--- RECORDS ---
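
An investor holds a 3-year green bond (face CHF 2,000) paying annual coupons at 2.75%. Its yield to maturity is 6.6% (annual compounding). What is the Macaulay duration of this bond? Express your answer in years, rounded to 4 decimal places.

Periodic yield y = 0.066. Discount each cash flow and weight by its year:
  t   CF        PV=CF/(1+0.066)^t    t·PV
  1        55.00        51.5947        51.5947
  2        55.00        48.4003        96.8007
  3     2,055.00     1,696.4467     5,089.3400
  Σ                  1,796.4417     5,237.7354
Price P = Σ PV = 1,796.4417.
Macaulay duration = Σ(t·PV) / P = 5,237.7354 / 1,796.4417 = 2.91562 years.

2.9156 years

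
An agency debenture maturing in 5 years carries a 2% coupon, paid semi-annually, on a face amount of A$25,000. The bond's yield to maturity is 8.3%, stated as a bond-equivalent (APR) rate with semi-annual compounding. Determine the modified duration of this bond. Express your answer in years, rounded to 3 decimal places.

Periodic yield y = 0.0415. First find Macaulay duration:
  t   CF        PV=CF/(1+0.0415)^t    t·PV
  1       250.00       240.0384       240.0384
  2       250.00       230.4737       460.9475
  3       250.00       221.2902       663.8706
  4       250.00       212.4726       849.8904
  5       250.00       204.0063     1,020.0316
  6       250.00       195.8774     1,175.2645
  7       250.00       188.0724     1,316.5069
  8       250.00       180.5784     1,444.6272
  9       250.00       173.3830     1,560.4471
  10   25,250.00    16,813.9069   168,139.0695
  Σ                 18,660.0995   176,870.6937
P = 18,660.0995; Macaulay duration = 176,870.6937 / 18,660.0995 = 9.47855 half-year periods = 4.73928 years.
Modified duration = D_Mac / (1 + y) = 4.73928 / 1.0415 = 4.55043 years.

4.550 years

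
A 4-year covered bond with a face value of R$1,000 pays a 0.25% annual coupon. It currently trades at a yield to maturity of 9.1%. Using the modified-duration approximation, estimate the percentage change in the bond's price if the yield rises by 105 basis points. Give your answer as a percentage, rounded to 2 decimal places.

-3.83%

Periodic yield y = 0.091. Modified duration first:
  t   CF        PV=CF/(1+0.091)^t    t·PV
  1         2.50         2.2915         2.2915
  2         2.50         2.1003         4.2007
  3         2.50         1.9252         5.7755
  4     1,002.50       707.5960     2,830.3841
  Σ                    713.9130     2,842.6517
P = 713.9130; D_Mac = 3.98179 yrs; D_mod = 3.98179/(1+0.091) = 3.64967 yrs.
ΔP/P ≈ -D_mod · Δy = -3.64967 × (+0.0105) = -0.038322 = -3.8322%.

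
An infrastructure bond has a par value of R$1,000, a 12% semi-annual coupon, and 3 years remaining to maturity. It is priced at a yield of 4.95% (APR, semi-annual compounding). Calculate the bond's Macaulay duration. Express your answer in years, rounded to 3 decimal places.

Periodic yield y = 0.02475. Discount each cash flow and weight by its period:
  t   CF        PV=CF/(1+0.02475)^t    t·PV
  1        60.00        58.5509        58.5509
  2        60.00        57.1367       114.2735
  3        60.00        55.7568       167.2703
  4        60.00        54.4101       217.6404
  5        60.00        53.0960       265.4799
  6     1,060.00       915.3734     5,492.2406
  Σ                  1,194.3239     6,315.4555
Price P = Σ PV = 1,194.3239.
Macaulay duration = Σ(t·PV) / P = 6,315.4555 / 1,194.3239 = 5.28789 half-year periods.
In years: 5.28789 / 2 = 2.64395 years.

2.644 years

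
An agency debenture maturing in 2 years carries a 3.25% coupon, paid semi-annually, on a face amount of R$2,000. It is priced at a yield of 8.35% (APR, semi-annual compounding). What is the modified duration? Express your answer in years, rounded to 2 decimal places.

1.87 years

Periodic yield y = 0.04175. First find Macaulay duration:
  t   CF        PV=CF/(1+0.04175)^t    t·PV
  1        32.50        31.1975        31.1975
  2        32.50        29.9472        59.8944
  3        32.50        28.7470        86.2411
  4     2,032.50     1,725.7446     6,902.9783
  Σ                  1,815.6363     7,080.3113
P = 1,815.6363; Macaulay duration = 7,080.3113 / 1,815.6363 = 3.89963 half-year periods = 1.94982 years.
Modified duration = D_Mac / (1 + y) = 1.94982 / 1.04175 = 1.87167 years.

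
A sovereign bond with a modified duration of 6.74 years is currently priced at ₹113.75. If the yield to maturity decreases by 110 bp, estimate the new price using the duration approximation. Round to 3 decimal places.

Duration approximation: ΔP/P ≈ -D_mod · Δy = -6.74 × (-0.011) = +0.074140.
New price ≈ 113.75 × (1 + 0.074140) = 122.183425.

₹122.183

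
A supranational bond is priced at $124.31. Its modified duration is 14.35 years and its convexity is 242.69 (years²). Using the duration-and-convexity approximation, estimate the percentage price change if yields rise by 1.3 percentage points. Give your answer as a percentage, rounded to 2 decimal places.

Duration effect: -D_mod·Δy = -14.35 × (+0.013) = -0.186550
Convexity effect: ½·C·(Δy)² = 0.5 × 242.69 × (0.013)² = +0.020507305
ΔP/P ≈ -0.186550 + 0.020507305 = -0.166042695
= -16.6042695%.

-16.60%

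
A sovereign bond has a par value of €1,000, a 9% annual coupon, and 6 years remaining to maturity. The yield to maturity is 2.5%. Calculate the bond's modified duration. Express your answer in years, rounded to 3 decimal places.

Periodic yield y = 0.025. First find Macaulay duration:
  t   CF        PV=CF/(1+0.025)^t    t·PV
  1        90.00        87.8049        87.8049
  2        90.00        85.6633       171.3266
  3        90.00        83.5739       250.7218
  4        90.00        81.5356       326.1422
  5        90.00        79.5469       397.7344
  6     1,090.00       939.9036     5,639.4215
  Σ                  1,358.0281     6,873.1515
P = 1,358.0281; Macaulay duration = 6,873.1515 / 1,358.0281 = 5.06113 years.
Modified duration = D_Mac / (1 + y) = 5.06113 / 1.025 = 4.93768 years.

4.938 years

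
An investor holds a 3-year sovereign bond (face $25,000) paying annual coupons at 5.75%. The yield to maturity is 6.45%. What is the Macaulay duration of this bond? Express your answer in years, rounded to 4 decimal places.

2.8382 years

Periodic yield y = 0.0645. Discount each cash flow and weight by its year:
  t   CF        PV=CF/(1+0.0645)^t    t·PV
  1     1,437.50     1,350.3992     1,350.3992
  2     1,437.50     1,268.5761     2,537.1522
  3    26,437.50    21,917.1151    65,751.3452
  Σ                 24,536.0904    69,638.8966
Price P = Σ PV = 24,536.0904.
Macaulay duration = Σ(t·PV) / P = 69,638.8966 / 24,536.0904 = 2.83822 years.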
---
Give again, exactly, every line from the one holding "An investor holds a 3-year sovereign" to the last line of the data.

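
An investor holds a 3-year sovereign bond (face $25,000) paying annual coupons at 5.75%. The yield to maturity is 6.45%. What is the Macaulay duration of this bond? Express your answer in years, rounded to 4 decimal places.

2.8382 years

Periodic yield y = 0.0645. Discount each cash flow and weight by its year:
  t   CF        PV=CF/(1+0.0645)^t    t·PV
  1     1,437.50     1,350.3992     1,350.3992
  2     1,437.50     1,268.5761     2,537.1522
  3    26,437.50    21,917.1151    65,751.3452
  Σ                 24,536.0904    69,638.8966
Price P = Σ PV = 24,536.0904.
Macaulay duration = Σ(t·PV) / P = 69,638.8966 / 24,536.0904 = 2.83822 years.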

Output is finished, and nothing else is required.